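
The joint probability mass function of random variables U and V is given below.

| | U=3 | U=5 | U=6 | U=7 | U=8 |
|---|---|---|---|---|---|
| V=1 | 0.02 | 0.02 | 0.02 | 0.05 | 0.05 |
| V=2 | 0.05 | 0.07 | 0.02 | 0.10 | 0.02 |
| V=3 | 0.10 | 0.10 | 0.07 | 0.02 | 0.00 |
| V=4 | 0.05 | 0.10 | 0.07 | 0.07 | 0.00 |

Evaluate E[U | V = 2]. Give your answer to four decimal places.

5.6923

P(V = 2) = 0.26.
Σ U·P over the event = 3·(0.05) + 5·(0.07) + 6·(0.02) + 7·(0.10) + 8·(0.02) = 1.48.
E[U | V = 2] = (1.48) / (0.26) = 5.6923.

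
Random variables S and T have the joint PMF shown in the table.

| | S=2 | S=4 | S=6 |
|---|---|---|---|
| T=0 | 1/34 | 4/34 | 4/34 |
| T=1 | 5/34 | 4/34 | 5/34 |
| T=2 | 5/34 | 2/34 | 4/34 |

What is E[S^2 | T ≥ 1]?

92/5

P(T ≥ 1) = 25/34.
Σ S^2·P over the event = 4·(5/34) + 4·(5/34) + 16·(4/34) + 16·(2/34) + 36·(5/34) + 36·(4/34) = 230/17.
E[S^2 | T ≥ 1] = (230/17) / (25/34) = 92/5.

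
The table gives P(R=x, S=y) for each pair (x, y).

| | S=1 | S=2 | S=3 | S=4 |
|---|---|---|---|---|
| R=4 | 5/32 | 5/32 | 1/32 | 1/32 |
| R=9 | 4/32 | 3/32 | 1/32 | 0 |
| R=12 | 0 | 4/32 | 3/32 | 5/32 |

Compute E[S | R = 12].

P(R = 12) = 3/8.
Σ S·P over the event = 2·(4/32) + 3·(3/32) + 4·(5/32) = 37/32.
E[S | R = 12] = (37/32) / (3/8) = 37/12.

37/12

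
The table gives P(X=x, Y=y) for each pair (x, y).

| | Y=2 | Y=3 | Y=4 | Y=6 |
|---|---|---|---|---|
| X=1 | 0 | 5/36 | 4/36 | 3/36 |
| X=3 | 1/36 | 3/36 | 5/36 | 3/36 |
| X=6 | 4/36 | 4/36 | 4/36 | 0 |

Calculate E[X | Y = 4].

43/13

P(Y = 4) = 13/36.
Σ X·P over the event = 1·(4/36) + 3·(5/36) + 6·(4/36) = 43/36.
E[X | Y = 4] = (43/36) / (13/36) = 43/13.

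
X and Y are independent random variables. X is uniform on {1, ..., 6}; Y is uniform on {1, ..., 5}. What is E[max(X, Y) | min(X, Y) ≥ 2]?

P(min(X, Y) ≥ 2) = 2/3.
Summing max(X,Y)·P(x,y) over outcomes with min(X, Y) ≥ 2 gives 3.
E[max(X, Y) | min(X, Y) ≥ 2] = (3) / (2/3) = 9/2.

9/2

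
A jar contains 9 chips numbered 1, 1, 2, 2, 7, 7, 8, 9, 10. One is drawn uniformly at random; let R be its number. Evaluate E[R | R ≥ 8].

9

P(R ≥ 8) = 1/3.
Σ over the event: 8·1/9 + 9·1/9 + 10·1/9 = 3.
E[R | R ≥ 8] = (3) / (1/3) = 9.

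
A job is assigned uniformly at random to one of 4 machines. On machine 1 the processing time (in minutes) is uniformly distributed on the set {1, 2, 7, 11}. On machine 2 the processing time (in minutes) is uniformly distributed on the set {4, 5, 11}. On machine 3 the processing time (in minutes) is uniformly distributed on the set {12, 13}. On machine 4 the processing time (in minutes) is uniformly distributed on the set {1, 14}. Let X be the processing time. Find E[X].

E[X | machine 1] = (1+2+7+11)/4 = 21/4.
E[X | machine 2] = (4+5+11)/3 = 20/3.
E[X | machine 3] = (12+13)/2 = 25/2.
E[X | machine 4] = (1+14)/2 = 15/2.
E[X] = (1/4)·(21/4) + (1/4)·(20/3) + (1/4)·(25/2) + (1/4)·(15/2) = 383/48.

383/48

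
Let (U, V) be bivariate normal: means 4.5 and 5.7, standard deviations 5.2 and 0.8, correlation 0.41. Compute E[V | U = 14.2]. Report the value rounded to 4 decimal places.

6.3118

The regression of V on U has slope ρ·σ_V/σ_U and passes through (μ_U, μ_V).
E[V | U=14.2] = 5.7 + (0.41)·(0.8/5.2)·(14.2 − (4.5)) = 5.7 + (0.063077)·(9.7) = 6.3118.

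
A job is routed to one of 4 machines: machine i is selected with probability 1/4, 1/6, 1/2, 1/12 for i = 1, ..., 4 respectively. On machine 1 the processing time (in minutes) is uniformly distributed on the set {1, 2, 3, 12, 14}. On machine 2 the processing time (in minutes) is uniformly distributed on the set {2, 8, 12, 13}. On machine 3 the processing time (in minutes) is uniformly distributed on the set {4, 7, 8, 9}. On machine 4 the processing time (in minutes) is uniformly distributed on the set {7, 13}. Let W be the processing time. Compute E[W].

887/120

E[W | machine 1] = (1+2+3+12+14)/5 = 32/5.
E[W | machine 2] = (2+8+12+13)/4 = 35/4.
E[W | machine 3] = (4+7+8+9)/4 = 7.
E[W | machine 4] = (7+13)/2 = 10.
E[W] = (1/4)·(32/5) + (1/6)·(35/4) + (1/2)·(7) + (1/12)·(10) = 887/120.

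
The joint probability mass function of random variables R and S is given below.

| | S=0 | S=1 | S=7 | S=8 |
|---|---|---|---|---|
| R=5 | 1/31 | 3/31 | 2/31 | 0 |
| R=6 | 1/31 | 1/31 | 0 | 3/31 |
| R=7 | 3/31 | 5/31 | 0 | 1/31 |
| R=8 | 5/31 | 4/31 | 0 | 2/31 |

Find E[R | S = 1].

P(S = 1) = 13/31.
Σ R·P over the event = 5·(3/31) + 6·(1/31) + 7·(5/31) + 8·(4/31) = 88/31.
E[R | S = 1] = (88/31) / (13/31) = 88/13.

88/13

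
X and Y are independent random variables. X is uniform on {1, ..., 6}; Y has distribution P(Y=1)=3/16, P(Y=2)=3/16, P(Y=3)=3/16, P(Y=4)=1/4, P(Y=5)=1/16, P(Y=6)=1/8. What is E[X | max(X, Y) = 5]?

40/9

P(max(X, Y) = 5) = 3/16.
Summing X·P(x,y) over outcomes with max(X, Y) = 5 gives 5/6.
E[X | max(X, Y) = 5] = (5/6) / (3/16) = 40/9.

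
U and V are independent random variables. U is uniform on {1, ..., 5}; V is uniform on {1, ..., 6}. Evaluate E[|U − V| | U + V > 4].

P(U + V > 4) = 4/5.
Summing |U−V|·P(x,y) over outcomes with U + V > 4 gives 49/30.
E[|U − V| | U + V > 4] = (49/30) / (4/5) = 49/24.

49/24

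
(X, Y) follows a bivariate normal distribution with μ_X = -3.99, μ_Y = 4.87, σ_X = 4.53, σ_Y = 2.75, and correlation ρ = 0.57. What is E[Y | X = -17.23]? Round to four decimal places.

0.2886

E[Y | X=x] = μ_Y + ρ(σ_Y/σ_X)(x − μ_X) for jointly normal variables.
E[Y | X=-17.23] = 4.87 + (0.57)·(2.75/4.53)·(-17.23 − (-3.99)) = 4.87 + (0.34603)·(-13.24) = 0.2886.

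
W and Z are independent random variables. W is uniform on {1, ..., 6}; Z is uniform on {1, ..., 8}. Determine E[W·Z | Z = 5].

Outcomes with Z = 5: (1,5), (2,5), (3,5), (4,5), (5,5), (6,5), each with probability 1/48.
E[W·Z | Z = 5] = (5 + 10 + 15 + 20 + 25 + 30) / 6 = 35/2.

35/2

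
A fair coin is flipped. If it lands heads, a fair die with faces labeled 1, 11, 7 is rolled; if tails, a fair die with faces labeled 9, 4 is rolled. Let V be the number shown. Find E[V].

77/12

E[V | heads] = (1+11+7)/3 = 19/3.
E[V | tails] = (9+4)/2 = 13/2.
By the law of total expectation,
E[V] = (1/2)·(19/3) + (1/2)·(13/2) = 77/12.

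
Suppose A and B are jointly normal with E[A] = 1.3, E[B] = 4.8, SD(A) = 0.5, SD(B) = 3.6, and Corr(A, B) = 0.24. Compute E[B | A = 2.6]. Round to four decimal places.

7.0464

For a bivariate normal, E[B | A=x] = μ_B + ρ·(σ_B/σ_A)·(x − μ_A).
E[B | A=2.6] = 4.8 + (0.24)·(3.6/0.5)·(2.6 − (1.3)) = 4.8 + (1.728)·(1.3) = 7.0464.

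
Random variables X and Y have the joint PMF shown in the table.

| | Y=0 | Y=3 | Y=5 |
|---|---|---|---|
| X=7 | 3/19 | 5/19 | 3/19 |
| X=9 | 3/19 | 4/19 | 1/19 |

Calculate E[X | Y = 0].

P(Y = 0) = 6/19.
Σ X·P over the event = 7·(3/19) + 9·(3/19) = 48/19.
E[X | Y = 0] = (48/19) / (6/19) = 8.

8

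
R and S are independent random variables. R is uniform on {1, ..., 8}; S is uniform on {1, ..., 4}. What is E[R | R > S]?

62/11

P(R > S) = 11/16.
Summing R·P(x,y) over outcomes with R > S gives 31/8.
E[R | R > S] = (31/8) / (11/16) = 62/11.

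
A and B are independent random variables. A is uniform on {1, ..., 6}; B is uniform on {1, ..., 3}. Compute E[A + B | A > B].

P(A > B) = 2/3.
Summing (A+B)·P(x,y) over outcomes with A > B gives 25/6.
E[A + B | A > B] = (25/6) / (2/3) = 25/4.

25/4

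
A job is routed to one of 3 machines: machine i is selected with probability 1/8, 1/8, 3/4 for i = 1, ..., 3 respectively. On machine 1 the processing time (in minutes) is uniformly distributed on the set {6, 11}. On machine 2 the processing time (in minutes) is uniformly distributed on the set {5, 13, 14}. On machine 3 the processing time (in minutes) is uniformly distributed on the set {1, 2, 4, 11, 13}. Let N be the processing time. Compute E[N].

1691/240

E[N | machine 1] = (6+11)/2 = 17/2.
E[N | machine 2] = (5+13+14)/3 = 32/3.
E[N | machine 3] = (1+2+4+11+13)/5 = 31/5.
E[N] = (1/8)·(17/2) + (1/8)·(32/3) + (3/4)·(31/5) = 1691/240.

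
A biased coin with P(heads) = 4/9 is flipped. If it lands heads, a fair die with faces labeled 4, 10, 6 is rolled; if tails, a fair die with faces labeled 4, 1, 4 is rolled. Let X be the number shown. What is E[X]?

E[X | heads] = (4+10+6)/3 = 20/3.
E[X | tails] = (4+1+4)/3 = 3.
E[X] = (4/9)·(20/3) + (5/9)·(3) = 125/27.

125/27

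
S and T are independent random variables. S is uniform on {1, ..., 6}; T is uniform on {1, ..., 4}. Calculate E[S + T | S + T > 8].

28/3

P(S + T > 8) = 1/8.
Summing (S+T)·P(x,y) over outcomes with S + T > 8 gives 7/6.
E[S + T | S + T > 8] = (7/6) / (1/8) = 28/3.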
= = = =
> YOUR INSTRUCTIONS: Return exactly the lines from the beginning of the data above through the one containing "4/36 | 4/36 | 0 |", please. Include both end lines and add nothing else.

> FINAL ANSWER:
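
The joint probability mass function of random variables U and V is given below.

| | U=3 | U=5 | U=6 | U=7 | U=8 |
|---|---|---|---|---|---|
| V=1 | 0.02 | 0.02 | 0.02 | 0.05 | 0.05 |
| V=2 | 0.05 | 0.07 | 0.02 | 0.10 | 0.02 |
| V=3 | 0.10 | 0.10 | 0.07 | 0.02 | 0.00 |
| V=4 | 0.05 | 0.10 | 0.07 | 0.07 | 0.00 |

Evaluate E[U | V = 2]. Give your answer to four decimal places.

5.6923

P(V = 2) = 0.26.
Σ U·P over the event = 3·(0.05) + 5·(0.07) + 6·(0.02) + 7·(0.10) + 8·(0.02) = 1.48.
E[U | V = 2] = (1.48) / (0.26) = 5.6923.

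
Random variables S and T have the joint PMF shown in the table.

| | S=2 | S=4 | S=6 |
|---|---|---|---|
| T=0 | 1/34 | 4/34 | 4/34 |
| T=1 | 5/34 | 4/34 | 5/34 |
| T=2 | 5/34 | 2/34 | 4/34 |

What is E[S^2 | T ≥ 1]?

92/5

P(T ≥ 1) = 25/34.
Σ S^2·P over the event = 4·(5/34) + 4·(5/34) + 16·(4/34) + 16·(2/34) + 36·(5/34) + 36·(4/34) = 230/17.
E[S^2 | T ≥ 1] = (230/17) / (25/34) = 92/5.

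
The table gives P(R=x, S=y) for each pair (x, y).

| | S=1 | S=2 | S=3 | S=4 |
|---|---|---|---|---|
| R=4 | 5/32 | 5/32 | 1/32 | 1/32 |
| R=9 | 4/32 | 3/32 | 1/32 | 0 |
| R=12 | 0 | 4/32 | 3/32 | 5/32 |

Compute E[S | R = 12].

P(R = 12) = 3/8.
Σ S·P over the event = 2·(4/32) + 3·(3/32) + 4·(5/32) = 37/32.
E[S | R = 12] = (37/32) / (3/8) = 37/12.

37/12

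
The table gives P(X=x, Y=y) for each pair (x, y).

| | Y=2 | Y=3 | Y=4 | Y=6 |
|---|---|---|---|---|
| X=1 | 0 | 5/36 | 4/36 | 3/36 |
| X=3 | 1/36 | 3/36 | 5/36 | 3/36 |
| X=6 | 4/36 | 4/36 | 4/36 | 0 |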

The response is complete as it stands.